▶ _THE PROBLEM_
Nothing more is wanted than an exact repeat of the data below.

[[ RECORDED INFORMATION, beginning ]]

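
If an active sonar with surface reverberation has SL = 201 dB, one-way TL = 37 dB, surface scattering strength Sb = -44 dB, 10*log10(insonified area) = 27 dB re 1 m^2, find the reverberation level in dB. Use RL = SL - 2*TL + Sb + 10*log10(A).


110 dB


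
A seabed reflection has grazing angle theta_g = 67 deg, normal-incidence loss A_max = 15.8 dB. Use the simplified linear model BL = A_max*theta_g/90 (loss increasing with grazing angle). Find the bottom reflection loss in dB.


11.76 dB


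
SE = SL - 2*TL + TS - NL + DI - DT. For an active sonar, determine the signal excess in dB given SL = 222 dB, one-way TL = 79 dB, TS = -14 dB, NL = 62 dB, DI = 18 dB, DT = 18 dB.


SE = SL - 2*TL + TS - NL + DI - DT = 222 - 2*79 + (-14) - 62 + 18 - 18 = -12

-12 dB


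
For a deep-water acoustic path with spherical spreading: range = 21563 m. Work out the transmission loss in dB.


TL = 20*log10(21563) = 86.67

86.67 dB


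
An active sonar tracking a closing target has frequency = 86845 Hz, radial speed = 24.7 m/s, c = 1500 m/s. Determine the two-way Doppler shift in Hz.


2860.1 Hz


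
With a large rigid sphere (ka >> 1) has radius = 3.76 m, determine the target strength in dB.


5.48 dB


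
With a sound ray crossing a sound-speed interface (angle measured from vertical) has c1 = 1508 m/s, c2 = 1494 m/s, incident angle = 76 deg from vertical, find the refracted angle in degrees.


sin(theta2) = (c2/c1)*sin(theta1) = (1494/1508)*sin(76 deg) = 0.96129
theta2 = arcsin(0.96129) = 74.01

74.01 deg


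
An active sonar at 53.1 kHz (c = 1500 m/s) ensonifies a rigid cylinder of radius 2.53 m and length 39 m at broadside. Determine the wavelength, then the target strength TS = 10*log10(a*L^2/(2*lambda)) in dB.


Step 1: lambda = c/f = 1500/53100 = 0.02825 m
Step 2: TS = 10*log10(a*L^2/(2*lambda)) = 10*log10(2.53*39^2/(2*0.02825)) = 48.33

48.33 dB


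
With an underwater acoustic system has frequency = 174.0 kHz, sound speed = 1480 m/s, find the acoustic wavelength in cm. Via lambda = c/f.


0.85 cm


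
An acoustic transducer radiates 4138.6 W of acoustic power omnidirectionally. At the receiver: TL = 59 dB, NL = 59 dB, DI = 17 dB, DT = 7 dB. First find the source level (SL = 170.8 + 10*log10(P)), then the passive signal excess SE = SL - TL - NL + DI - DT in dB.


Step 1: SL = 170.8 + 10*log10(4138.6) = 206.97 dB
Step 2: SE = SL - TL - NL + DI - DT = 206.97 - 59 - 59 + 17 - 7 = 98.97

98.97 dB


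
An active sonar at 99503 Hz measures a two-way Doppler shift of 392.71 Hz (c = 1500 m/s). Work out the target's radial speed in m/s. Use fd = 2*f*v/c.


2.96 m/s


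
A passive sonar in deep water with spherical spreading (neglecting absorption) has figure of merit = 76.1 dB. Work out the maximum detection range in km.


6.38 km


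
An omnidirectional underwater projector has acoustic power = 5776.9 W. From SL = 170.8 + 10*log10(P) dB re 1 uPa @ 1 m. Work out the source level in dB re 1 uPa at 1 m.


SL = 170.8 + 10*log10(5776.9) = 170.8 + 37.62 = 208.42

208.42 dB


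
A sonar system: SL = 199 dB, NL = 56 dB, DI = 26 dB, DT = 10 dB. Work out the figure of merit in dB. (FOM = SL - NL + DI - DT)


FOM = SL - NL + DI - DT = 199 - 56 + 26 - 10 = 159

159 dB


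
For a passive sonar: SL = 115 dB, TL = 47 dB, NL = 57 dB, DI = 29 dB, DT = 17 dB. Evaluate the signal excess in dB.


SE = SL - TL - NL + DI - DT = 115 - 47 - 57 + 29 - 17 = 23

23 dB


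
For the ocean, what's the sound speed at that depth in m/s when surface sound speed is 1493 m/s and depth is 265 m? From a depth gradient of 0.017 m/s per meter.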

[[ RECORDED INFORMATION, end ]]

▶ _SOLUTION_
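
If an active sonar with surface reverberation has SL = 201 dB, one-way TL = 37 dB, surface scattering strength Sb = -44 dB, 10*log10(insonified area) = 27 dB re 1 m^2, find the reverberation level in dB. Use RL = SL - 2*TL + Sb + 10*log10(A).


110 dB


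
A seabed reflection has grazing angle theta_g = 67 deg, normal-incidence loss A_max = 15.8 dB. Use the simplified linear model BL = A_max*theta_g/90 (loss increasing with grazing angle). Find the bottom reflection loss in dB.


11.76 dB


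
SE = SL - 2*TL + TS - NL + DI - DT. For an active sonar, determine the signal excess in dB given SL = 222 dB, one-way TL = 79 dB, TS = -14 dB, NL = 62 dB, DI = 18 dB, DT = 18 dB.


SE = SL - 2*TL + TS - NL + DI - DT = 222 - 2*79 + (-14) - 62 + 18 - 18 = -12

-12 dB


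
For a deep-water acoustic path with spherical spreading: range = 21563 m. Work out the transmission loss in dB.


TL = 20*log10(21563) = 86.67

86.67 dB


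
An active sonar tracking a closing target has frequency = 86845 Hz, radial speed = 24.7 m/s, c = 1500 m/s. Determine the two-way Doppler shift in Hz.


2860.1 Hz


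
With a large rigid sphere (ka >> 1) has radius = 3.76 m, determine the target strength in dB.


5.48 dB


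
With a sound ray crossing a sound-speed interface (angle measured from vertical) has c1 = 1508 m/s, c2 = 1494 m/s, incident angle = 76 deg from vertical, find the refracted angle in degrees.


sin(theta2) = (c2/c1)*sin(theta1) = (1494/1508)*sin(76 deg) = 0.96129
theta2 = arcsin(0.96129) = 74.01

74.01 deg


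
An active sonar at 53.1 kHz (c = 1500 m/s) ensonifies a rigid cylinder of radius 2.53 m and length 39 m at broadside. Determine the wavelength, then the target strength TS = 10*log10(a*L^2/(2*lambda)) in dB.


Step 1: lambda = c/f = 1500/53100 = 0.02825 m
Step 2: TS = 10*log10(a*L^2/(2*lambda)) = 10*log10(2.53*39^2/(2*0.02825)) = 48.33

48.33 dB


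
With an underwater acoustic system has frequency = 174.0 kHz, sound speed = 1480 m/s, find the acoustic wavelength in cm. Via lambda = c/f.


0.85 cm


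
An acoustic transducer radiates 4138.6 W of acoustic power omnidirectionally. At the receiver: TL = 59 dB, NL = 59 dB, DI = 17 dB, DT = 7 dB. First find the source level (SL = 170.8 + 10*log10(P)), then the passive signal excess SE = SL - TL - NL + DI - DT in dB.


Step 1: SL = 170.8 + 10*log10(4138.6) = 206.97 dB
Step 2: SE = SL - TL - NL + DI - DT = 206.97 - 59 - 59 + 17 - 7 = 98.97

98.97 dB


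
An active sonar at 99503 Hz measures a two-way Doppler shift of 392.71 Hz (c = 1500 m/s). Work out the target's radial speed in m/s. Use fd = 2*f*v/c.


2.96 m/s


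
A passive sonar in deep water with spherical spreading (neglecting absorption) has figure of merit = 76.1 dB. Work out the maximum detection range in km.


6.38 km


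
An omnidirectional underwater projector has acoustic power = 5776.9 W. From SL = 170.8 + 10*log10(P) dB re 1 uPa @ 1 m. Work out the source level in dB re 1 uPa at 1 m.


SL = 170.8 + 10*log10(5776.9) = 170.8 + 37.62 = 208.42

208.42 dB


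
A sonar system: SL = 199 dB, NL = 56 dB, DI = 26 dB, DT = 10 dB. Work out the figure of merit in dB. (FOM = SL - NL + DI - DT)


FOM = SL - NL + DI - DT = 199 - 56 + 26 - 10 = 159

159 dB


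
For a passive sonar: SL = 115 dB, TL = 47 dB, NL = 57 dB, DI = 29 dB, DT = 17 dB. Evaluate the signal excess in dB.


SE = SL - TL - NL + DI - DT = 115 - 47 - 57 + 29 - 17 = 23

23 dB


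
For the ocean, what's the sound speed at that depth in m/s when surface sound speed is 1493 m/s and depth is 265 m? From a depth gradient of 0.017 m/s per meter.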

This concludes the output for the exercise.